## Task requirements
Throughout the entries below, report every line where "initially" is found.

Records contained in a dataset
++++++++

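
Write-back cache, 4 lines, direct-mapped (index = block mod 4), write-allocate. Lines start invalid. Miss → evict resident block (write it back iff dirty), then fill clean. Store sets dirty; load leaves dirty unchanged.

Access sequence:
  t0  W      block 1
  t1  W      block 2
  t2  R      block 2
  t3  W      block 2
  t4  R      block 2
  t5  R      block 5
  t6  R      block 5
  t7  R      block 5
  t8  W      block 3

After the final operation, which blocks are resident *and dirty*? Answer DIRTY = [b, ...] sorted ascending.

DIRTY = [2, 3]

0: W B1 → L1 miss [D]
1: W B2 → L2 miss [D]
2: R B2 → L2 hit [D]
3: W B2 → L2 hit [D]
4: R B2 → L2 hit [D]
5: R B5 → L1 miss wb→B1 [-]
6: R B5 → L1 hit [-]
7: R B5 → L1 hit [-]
8: W B3 → L3 miss [D]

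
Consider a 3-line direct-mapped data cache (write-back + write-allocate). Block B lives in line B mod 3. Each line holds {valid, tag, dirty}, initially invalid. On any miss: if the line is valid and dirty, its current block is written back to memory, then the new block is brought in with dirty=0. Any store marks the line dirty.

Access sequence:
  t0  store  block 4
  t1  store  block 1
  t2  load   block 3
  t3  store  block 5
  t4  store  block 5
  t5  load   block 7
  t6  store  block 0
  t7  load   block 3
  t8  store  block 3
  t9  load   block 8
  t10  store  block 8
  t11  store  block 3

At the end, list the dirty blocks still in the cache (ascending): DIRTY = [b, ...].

  0 | W B4 → L1 miss [D]
  1 | W B1 → L1 miss wb→B4 [D]
  2 | R B3 → L0 miss [-]
  3 | W B5 → L2 miss [D]
  4 | W B5 → L2 hit [D]
  5 | R B7 → L1 miss wb→B1 [-]
  6 | W B0 → L0 miss [D]
  7 | R B3 → L0 miss wb→B0 [-]
  8 | W B3 → L0 hit [D]
  9 | R B8 → L2 miss wb→B5 [-]
  10 | W B8 → L2 hit [D]
  11 | W B3 → L0 hit [D]

DIRTY = [3, 8]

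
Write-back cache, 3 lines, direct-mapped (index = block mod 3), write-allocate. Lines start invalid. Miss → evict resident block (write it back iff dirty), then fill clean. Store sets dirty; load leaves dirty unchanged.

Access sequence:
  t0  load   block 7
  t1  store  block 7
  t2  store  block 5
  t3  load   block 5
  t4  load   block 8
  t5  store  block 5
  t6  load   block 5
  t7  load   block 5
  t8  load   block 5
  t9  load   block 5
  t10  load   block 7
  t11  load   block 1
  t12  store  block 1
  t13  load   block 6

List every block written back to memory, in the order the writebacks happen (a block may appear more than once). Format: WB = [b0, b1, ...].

0: R B7 -> L1 miss  d=-]
1: W B7 -> L1 hit  d=D]
2: W B5 -> L2 miss  d=D]
3: R B5 -> L2 hit  d=D]
4: R B8 -> L2 miss wb->B5  d=-]
5: W B5 -> L2 miss  d=D]
6: R B5 -> L2 hit  d=D]
7: R B5 -> L2 hit  d=D]
8: R B5 -> L2 hit  d=D]
9: R B5 -> L2 hit  d=D]
10: R B7 -> L1 hit  d=D]
11: R B1 -> L1 miss wb->B7  d=-]
12: W B1 -> L1 hit  d=D]
13: R B6 -> L0 miss  d=-]

WB = [5, 7]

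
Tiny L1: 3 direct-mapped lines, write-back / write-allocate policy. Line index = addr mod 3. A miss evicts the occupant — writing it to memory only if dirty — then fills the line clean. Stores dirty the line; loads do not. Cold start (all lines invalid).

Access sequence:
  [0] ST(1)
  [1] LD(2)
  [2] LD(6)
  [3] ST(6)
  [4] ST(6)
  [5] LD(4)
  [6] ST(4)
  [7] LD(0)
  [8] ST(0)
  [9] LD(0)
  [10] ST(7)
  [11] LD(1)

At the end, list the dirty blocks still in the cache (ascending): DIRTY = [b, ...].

0: W B1 → L1 miss [D]
1: R B2 → L2 miss [-]
2: R B6 → L0 miss [-]
3: W B6 → L0 hit [D]
4: W B6 → L0 hit [D]
5: R B4 → L1 miss wb→B1 [-]
6: W B4 → L1 hit [D]
7: R B0 → L0 miss wb→B6 [-]
8: W B0 → L0 hit [D]
9: R B0 → L0 hit [D]
10: W B7 → L1 miss wb→B4 [D]
11: R B1 → L1 miss wb→B7 [-]

DIRTY = [0]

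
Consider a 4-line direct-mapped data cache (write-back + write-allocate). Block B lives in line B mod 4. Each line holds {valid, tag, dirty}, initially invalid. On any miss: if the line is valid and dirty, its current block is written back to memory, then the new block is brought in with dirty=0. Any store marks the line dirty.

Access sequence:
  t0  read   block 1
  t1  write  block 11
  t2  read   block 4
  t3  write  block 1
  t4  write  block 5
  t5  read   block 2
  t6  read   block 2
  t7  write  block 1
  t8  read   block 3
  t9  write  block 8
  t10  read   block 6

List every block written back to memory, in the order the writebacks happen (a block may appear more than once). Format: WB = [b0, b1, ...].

WB = [1, 5, 11]

0: R B1 -> L1 miss  d=-]
1: W B11 -> L3 miss  d=D]
2: R B4 -> L0 miss  d=-]
3: W B1 -> L1 hit  d=D]
4: W B5 -> L1 miss wb->B1  d=D]
5: R B2 -> L2 miss  d=-]
6: R B2 -> L2 hit  d=-]
7: W B1 -> L1 miss wb->B5  d=D]
8: R B3 -> L3 miss wb->B11  d=-]
9: W B8 -> L0 miss  d=D]
10: R B6 -> L2 miss  d=-]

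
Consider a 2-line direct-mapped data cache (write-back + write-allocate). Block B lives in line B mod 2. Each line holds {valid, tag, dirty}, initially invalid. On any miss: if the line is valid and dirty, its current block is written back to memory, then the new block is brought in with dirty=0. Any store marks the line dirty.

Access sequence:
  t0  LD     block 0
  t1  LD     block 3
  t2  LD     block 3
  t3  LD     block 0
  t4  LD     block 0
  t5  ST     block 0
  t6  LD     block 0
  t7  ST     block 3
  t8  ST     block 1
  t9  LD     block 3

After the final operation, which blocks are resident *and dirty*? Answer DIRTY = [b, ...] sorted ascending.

  0 | R B0 → L0 miss [-]
  1 | R B3 → L1 miss [-]
  2 | R B3 → L1 hit [-]
  3 | R B0 → L0 hit [-]
  4 | R B0 → L0 hit [-]
  5 | W B0 → L0 hit [D]
  6 | R B0 → L0 hit [D]
  7 | W B3 → L1 hit [D]
  8 | W B1 → L1 miss wb→B3 [D]
  9 | R B3 → L1 miss wb→B1 [-]

DIRTY = [0]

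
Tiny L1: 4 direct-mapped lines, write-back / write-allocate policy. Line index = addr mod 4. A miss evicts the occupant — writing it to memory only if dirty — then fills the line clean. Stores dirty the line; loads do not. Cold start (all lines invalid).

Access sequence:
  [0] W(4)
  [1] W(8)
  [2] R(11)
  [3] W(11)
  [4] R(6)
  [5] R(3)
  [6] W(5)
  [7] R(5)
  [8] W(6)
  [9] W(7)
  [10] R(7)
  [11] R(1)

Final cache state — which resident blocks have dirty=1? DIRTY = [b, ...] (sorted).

0: W B4 → L0 miss [D]
1: W B8 → L0 miss wb→B4 [D]
2: R B11 → L3 miss [-]
3: W B11 → L3 hit [D]
4: R B6 → L2 miss [-]
5: R B3 → L3 miss wb→B11 [-]
6: W B5 → L1 miss [D]
7: R B5 → L1 hit [D]
8: W B6 → L2 hit [D]
9: W B7 → L3 miss [D]
10: R B7 → L3 hit [D]
11: R B1 → L1 miss wb→B5 [-]

DIRTY = [6, 7, 8]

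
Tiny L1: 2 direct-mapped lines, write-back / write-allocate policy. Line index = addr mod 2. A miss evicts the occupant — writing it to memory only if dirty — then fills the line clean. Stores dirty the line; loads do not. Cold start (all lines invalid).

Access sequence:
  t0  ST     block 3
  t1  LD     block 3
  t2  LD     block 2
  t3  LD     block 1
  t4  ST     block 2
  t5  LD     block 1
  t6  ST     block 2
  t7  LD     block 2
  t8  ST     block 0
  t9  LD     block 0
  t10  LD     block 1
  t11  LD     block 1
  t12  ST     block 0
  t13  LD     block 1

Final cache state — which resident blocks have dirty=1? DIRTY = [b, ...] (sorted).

DIRTY = [0]

  0 | W B3 → L1 miss [D]
  1 | R B3 → L1 hit [D]
  2 | R B2 → L0 miss [-]
  3 | R B1 → L1 miss wb→B3 [-]
  4 | W B2 → L0 hit [D]
  5 | R B1 → L1 hit [-]
  6 | W B2 → L0 hit [D]
  7 | R B2 → L0 hit [D]
  8 | W B0 → L0 miss wb→B2 [D]
  9 | R B0 → L0 hit [D]
  10 | R B1 → L1 hit [-]
  11 | R B1 → L1 hit [-]
  12 | W B0 → L0 hit [D]
  13 | R B1 → L1 hit [-]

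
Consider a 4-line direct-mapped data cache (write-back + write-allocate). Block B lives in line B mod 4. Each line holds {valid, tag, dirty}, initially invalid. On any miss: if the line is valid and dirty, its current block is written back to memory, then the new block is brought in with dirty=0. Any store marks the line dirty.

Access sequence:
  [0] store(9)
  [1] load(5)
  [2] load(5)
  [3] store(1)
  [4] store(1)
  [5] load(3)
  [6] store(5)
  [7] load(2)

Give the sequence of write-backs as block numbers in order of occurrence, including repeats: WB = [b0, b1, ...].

0: W B9 → L1 miss [D]
1: R B5 → L1 miss wb→B9 [-]
2: R B5 → L1 hit [-]
3: W B1 → L1 miss [D]
4: W B1 → L1 hit [D]
5: R B3 → L3 miss [-]
6: W B5 → L1 miss wb→B1 [D]
7: R B2 → L2 miss [-]

WB = [9, 1]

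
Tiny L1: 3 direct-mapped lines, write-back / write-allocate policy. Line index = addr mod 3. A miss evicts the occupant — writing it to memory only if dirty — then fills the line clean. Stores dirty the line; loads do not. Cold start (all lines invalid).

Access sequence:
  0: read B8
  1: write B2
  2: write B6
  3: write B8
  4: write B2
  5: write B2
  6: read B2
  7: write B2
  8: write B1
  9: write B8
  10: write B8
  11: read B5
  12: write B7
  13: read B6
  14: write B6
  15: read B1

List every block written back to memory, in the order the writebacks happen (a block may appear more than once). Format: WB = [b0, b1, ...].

  0 | R B8 → L2 miss [-]
  1 | W B2 → L2 miss [D]
  2 | W B6 → L0 miss [D]
  3 | W B8 → L2 miss wb→B2 [D]
  4 | W B2 → L2 miss wb→B8 [D]
  5 | W B2 → L2 hit [D]
  6 | R B2 → L2 hit [D]
  7 | W B2 → L2 hit [D]
  8 | W B1 → L1 miss [D]
  9 | W B8 → L2 miss wb→B2 [D]
  10 | W B8 → L2 hit [D]
  11 | R B5 → L2 miss wb→B8 [-]
  12 | W B7 → L1 miss wb→B1 [D]
  13 | R B6 → L0 hit [D]
  14 | W B6 → L0 hit [D]
  15 | R B1 → L1 miss wb→B7 [-]

WB = [2, 8, 2, 8, 1, 7]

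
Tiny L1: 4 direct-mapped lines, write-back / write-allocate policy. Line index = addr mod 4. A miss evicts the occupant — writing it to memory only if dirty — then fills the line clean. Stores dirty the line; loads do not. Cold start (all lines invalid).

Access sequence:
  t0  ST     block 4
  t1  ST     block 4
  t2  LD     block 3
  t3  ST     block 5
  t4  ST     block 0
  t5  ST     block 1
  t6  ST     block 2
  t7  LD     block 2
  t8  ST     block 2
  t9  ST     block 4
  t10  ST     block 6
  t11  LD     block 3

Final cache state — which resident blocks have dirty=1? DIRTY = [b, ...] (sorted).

DIRTY = [1, 4, 6]

0: W B4 → L0 miss [D]
1: W B4 → L0 hit [D]
2: R B3 → L3 miss [-]
3: W B5 → L1 miss [D]
4: W B0 → L0 miss wb→B4 [D]
5: W B1 → L1 miss wb→B5 [D]
6: W B2 → L2 miss [D]
7: R B2 → L2 hit [D]
8: W B2 → L2 hit [D]
9: W B4 → L0 miss wb→B0 [D]
10: W B6 → L2 miss wb→B2 [D]
11: R B3 → L3 hit [-]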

++++++++

## Output for this exercise
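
Consider a 3-line direct-mapped data cache (write-back + write-allocate). Block B lives in line B mod 3. Each line holds {valid, tag, dirty}, initially invalid. On any miss: if the line is valid and dirty, its current block is written back to memory, then the new block is brought in with dirty=0. Any store marks the line dirty.
Consider a 4-line direct-mapped data cache (write-back + write-allocate). Block B lives in line B mod 4. Each line holds {valid, tag, dirty}, initially invalid. On any miss: if the line is valid and dirty, its current block is written back to memory, then the new block is brought in with dirty=0. Any store marks the line dirty.
Consider a 2-line direct-mapped data cache (write-back + write-allocate). Block B lives in line B mod 2. Each line holds {valid, tag, dirty}, initially invalid. On any miss: if the line is valid and dirty, its current block is written back to memory, then the new block is brought in with dirty=0. Any store marks the line dirty.
Consider a 4-line direct-mapped data cache (write-back + write-allocate). Block B lives in line B mod 4. Each line holds {valid, tag, dirty}, initially invalid. On any miss: if the line is valid and dirty, its current block is written back to memory, then the new block is brought in with dirty=0. Any store marks the line dirty.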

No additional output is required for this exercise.